[Stored items]
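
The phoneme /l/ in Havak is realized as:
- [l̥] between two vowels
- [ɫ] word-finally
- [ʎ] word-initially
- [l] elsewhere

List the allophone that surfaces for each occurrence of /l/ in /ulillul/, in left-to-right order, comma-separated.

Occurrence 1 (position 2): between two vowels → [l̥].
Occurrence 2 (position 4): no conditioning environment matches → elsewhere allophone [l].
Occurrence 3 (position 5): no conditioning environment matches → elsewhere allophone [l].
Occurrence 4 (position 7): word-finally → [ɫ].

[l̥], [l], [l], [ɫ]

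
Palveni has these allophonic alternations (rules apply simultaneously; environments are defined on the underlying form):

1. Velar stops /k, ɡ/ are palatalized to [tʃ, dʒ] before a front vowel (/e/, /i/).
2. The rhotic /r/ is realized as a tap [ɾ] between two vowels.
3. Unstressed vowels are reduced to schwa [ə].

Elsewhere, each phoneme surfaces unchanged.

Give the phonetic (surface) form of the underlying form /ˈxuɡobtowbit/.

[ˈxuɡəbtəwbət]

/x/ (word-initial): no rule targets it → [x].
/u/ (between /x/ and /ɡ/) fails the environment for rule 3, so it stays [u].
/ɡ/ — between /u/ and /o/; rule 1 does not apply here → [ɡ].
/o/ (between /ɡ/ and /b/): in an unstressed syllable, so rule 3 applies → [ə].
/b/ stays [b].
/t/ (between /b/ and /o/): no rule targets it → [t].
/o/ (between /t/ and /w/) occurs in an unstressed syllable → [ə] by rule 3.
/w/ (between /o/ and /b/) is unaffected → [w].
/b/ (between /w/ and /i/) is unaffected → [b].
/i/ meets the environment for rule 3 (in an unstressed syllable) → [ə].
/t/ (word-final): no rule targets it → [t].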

◆ **What is required**
Quote all the records. Keep every word exact.

◆ **Solution to this task**
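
The phoneme /l/ in Havak is realized as:
- [l̥] between two vowels
- [ɫ] word-finally
- [ʎ] word-initially
- [l] elsewhere

List the allophone that surfaces for each occurrence of /l/ in /ulillul/, in left-to-right order, comma-separated.

Occurrence 1 (position 2): between two vowels → [l̥].
Occurrence 2 (position 4): no conditioning environment matches → elsewhere allophone [l].
Occurrence 3 (position 5): no conditioning environment matches → elsewhere allophone [l].
Occurrence 4 (position 7): word-finally → [ɫ].

[l̥], [l], [l], [ɫ]

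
Palveni has these allophonic alternations (rules apply simultaneously; environments are defined on the underlying form):

1. Velar stops /k, ɡ/ are palatalized to [tʃ, dʒ] before a front vowel (/e/, /i/).
2. The rhotic /r/ is realized as a tap [ɾ] between two vowels.
3. Unstressed vowels are reduced to schwa [ə].

Elsewhere, each phoneme surfaces unchanged.

Give the phonetic (surface) form of the underlying form /ˈxuɡobtowbit/.

[ˈxuɡəbtəwbət]

/x/ (word-initial): no rule targets it → [x].
/u/ (between /x/ and /ɡ/) fails the environment for rule 3, so it stays [u].
/ɡ/ — between /u/ and /o/; rule 1 does not apply here → [ɡ].
/o/ (between /ɡ/ and /b/): in an unstressed syllable, so rule 3 applies → [ə].
/b/ stays [b].
/t/ (between /b/ and /o/): no rule targets it → [t].
/o/ (between /t/ and /w/) occurs in an unstressed syllable → [ə] by rule 3.
/w/ (between /o/ and /b/) is unaffected → [w].
/b/ (between /w/ and /i/) is unaffected → [b].
/i/ meets the environment for rule 3 (in an unstressed syllable) → [ə].
/t/ (word-final): no rule targets it → [t].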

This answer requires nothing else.